The problem:
Only an exact, complete copy of the listing will serve as the answer.

───── Input for this task

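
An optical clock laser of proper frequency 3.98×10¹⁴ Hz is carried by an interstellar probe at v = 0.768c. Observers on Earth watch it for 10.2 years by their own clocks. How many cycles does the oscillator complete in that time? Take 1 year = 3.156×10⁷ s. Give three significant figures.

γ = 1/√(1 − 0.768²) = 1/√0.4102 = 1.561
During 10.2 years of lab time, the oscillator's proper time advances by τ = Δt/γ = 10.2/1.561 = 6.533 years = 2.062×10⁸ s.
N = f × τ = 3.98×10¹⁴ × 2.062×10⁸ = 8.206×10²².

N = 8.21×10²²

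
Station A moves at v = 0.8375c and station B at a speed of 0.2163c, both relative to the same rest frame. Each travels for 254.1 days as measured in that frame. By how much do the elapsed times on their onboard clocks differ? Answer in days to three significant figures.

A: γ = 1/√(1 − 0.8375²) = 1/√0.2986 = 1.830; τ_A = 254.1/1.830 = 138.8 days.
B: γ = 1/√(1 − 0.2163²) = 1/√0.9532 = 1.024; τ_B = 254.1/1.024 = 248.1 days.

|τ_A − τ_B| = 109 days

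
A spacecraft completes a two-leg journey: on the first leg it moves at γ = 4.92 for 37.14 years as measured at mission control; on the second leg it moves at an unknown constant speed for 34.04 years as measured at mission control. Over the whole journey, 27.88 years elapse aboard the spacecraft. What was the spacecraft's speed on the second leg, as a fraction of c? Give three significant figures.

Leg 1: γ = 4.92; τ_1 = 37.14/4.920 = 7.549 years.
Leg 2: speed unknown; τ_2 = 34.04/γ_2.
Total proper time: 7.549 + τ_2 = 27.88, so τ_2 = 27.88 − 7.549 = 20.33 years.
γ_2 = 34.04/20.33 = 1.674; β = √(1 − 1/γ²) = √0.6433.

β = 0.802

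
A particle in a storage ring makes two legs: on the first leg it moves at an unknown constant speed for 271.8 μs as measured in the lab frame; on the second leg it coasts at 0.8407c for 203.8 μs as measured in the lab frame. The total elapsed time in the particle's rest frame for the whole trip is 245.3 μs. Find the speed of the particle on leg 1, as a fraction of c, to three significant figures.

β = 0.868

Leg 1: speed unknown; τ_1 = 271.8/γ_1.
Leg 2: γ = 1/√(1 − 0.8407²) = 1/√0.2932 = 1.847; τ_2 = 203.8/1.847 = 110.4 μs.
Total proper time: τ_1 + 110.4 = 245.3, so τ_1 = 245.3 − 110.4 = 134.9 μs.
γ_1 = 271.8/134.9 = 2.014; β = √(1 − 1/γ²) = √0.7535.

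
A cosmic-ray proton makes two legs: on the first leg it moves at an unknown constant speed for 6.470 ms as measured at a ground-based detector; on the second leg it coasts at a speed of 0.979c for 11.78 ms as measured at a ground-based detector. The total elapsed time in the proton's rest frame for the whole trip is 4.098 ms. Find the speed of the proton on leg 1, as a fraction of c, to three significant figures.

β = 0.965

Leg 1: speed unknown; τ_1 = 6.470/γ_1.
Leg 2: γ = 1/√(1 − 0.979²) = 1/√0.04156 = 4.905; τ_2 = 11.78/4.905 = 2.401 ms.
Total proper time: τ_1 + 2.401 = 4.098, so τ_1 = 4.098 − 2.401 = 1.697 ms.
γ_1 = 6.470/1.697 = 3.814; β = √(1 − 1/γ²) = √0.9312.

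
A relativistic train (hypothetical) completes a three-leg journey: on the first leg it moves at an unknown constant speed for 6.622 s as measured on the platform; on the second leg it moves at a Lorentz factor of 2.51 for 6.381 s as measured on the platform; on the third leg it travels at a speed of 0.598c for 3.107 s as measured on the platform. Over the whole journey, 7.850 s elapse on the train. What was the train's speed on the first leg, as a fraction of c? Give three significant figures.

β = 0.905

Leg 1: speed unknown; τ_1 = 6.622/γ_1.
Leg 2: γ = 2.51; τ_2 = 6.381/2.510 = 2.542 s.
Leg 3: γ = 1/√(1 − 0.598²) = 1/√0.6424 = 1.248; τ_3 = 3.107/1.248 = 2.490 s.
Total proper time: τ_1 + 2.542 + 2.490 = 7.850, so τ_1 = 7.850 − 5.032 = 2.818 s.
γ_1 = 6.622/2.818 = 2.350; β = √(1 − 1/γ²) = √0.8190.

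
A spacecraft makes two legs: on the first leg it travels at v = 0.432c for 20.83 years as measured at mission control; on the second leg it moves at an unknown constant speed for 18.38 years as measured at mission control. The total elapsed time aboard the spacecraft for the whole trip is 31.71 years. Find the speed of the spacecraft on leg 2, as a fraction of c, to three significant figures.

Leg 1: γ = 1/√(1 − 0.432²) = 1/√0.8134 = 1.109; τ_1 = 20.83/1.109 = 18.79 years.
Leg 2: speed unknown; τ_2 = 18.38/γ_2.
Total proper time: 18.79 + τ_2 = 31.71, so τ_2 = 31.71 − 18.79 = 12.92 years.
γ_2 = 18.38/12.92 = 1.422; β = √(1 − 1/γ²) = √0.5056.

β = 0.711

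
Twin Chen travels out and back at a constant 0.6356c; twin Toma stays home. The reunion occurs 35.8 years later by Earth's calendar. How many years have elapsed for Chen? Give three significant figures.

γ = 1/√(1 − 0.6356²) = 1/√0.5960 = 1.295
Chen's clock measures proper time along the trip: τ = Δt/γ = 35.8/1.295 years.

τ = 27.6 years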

──────────

The answer:
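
An optical clock laser of proper frequency 3.98×10¹⁴ Hz is carried by an interstellar probe at v = 0.768c. Observers on Earth watch it for 10.2 years by their own clocks. How many cycles does the oscillator complete in that time? Take 1 year = 3.156×10⁷ s. Give three significant figures.

γ = 1/√(1 − 0.768²) = 1/√0.4102 = 1.561
During 10.2 years of lab time, the oscillator's proper time advances by τ = Δt/γ = 10.2/1.561 = 6.533 years = 2.062×10⁸ s.
N = f × τ = 3.98×10¹⁴ × 2.062×10⁸ = 8.206×10²².

N = 8.21×10²²

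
Station A moves at v = 0.8375c and station B at a speed of 0.2163c, both relative to the same rest frame. Each travels for 254.1 days as measured in that frame. By how much do the elapsed times on their onboard clocks differ? Answer in days to three significant figures.

A: γ = 1/√(1 − 0.8375²) = 1/√0.2986 = 1.830; τ_A = 254.1/1.830 = 138.8 days.
B: γ = 1/√(1 − 0.2163²) = 1/√0.9532 = 1.024; τ_B = 254.1/1.024 = 248.1 days.

|τ_A − τ_B| = 109 days

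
A spacecraft completes a two-leg journey: on the first leg it moves at γ = 4.92 for 37.14 years as measured at mission control; on the second leg it moves at an unknown constant speed for 34.04 years as measured at mission control. Over the whole journey, 27.88 years elapse aboard the spacecraft. What was the spacecraft's speed on the second leg, as a fraction of c? Give three significant figures.

Leg 1: γ = 4.92; τ_1 = 37.14/4.920 = 7.549 years.
Leg 2: speed unknown; τ_2 = 34.04/γ_2.
Total proper time: 7.549 + τ_2 = 27.88, so τ_2 = 27.88 − 7.549 = 20.33 years.
γ_2 = 34.04/20.33 = 1.674; β = √(1 − 1/γ²) = √0.6433.

β = 0.802

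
A particle in a storage ring makes two legs: on the first leg it moves at an unknown constant speed for 271.8 μs as measured in the lab frame; on the second leg it coasts at 0.8407c for 203.8 μs as measured in the lab frame. The total elapsed time in the particle's rest frame for the whole trip is 245.3 μs. Find the speed of the particle on leg 1, as a fraction of c, to three significant figures.

β = 0.868

Leg 1: speed unknown; τ_1 = 271.8/γ_1.
Leg 2: γ = 1/√(1 − 0.8407²) = 1/√0.2932 = 1.847; τ_2 = 203.8/1.847 = 110.4 μs.
Total proper time: τ_1 + 110.4 = 245.3, so τ_1 = 245.3 − 110.4 = 134.9 μs.
γ_1 = 271.8/134.9 = 2.014; β = √(1 − 1/γ²) = √0.7535.

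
A cosmic-ray proton makes two legs: on the first leg it moves at an unknown constant speed for 6.470 ms as measured at a ground-based detector; on the second leg it coasts at a speed of 0.979c for 11.78 ms as measured at a ground-based detector. The total elapsed time in the proton's rest frame for the whole trip is 4.098 ms. Find the speed of the proton on leg 1, as a fraction of c, to three significant figures.

β = 0.965

Leg 1: speed unknown; τ_1 = 6.470/γ_1.
Leg 2: γ = 1/√(1 − 0.979²) = 1/√0.04156 = 4.905; τ_2 = 11.78/4.905 = 2.401 ms.
Total proper time: τ_1 + 2.401 = 4.098, so τ_1 = 4.098 − 2.401 = 1.697 ms.
γ_1 = 6.470/1.697 = 3.814; β = √(1 − 1/γ²) = √0.9312.

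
A relativistic train (hypothetical) completes a three-leg journey: on the first leg it moves at an unknown constant speed for 6.622 s as measured on the platform; on the second leg it moves at a Lorentz factor of 2.51 for 6.381 s as measured on the platform; on the third leg it travels at a speed of 0.598c for 3.107 s as measured on the platform. Over the whole journey, 7.850 s elapse on the train. What was the train's speed on the first leg, as a fraction of c? Give three significant figures.

β = 0.905

Leg 1: speed unknown; τ_1 = 6.622/γ_1.
Leg 2: γ = 2.51; τ_2 = 6.381/2.510 = 2.542 s.
Leg 3: γ = 1/√(1 − 0.598²) = 1/√0.6424 = 1.248; τ_3 = 3.107/1.248 = 2.490 s.
Total proper time: τ_1 + 2.542 + 2.490 = 7.850, so τ_1 = 7.850 − 5.032 = 2.818 s.
γ_1 = 6.622/2.818 = 2.350; β = √(1 − 1/γ²) = √0.8190.

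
A spacecraft makes two legs: on the first leg it travels at v = 0.432c for 20.83 years as measured at mission control; on the second leg it moves at an unknown constant speed for 18.38 years as measured at mission control. The total elapsed time aboard the spacecraft for the whole trip is 31.71 years. Find the speed of the spacecraft on leg 2, as a fraction of c, to three significant figures.

Leg 1: γ = 1/√(1 − 0.432²) = 1/√0.8134 = 1.109; τ_1 = 20.83/1.109 = 18.79 years.
Leg 2: speed unknown; τ_2 = 18.38/γ_2.
Total proper time: 18.79 + τ_2 = 31.71, so τ_2 = 31.71 − 18.79 = 12.92 years.
γ_2 = 18.38/12.92 = 1.422; β = √(1 − 1/γ²) = √0.5056.

β = 0.711

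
Twin Chen travels out and back at a constant 0.6356c; twin Toma stays home. The reunion occurs 35.8 years later by Earth's calendar. How many years have elapsed for Chen? Give three significant figures.

γ = 1/√(1 − 0.6356²) = 1/√0.5960 = 1.295
Chen's clock measures proper time along the trip: τ = Δt/γ = 35.8/1.295 years.

τ = 27.6 years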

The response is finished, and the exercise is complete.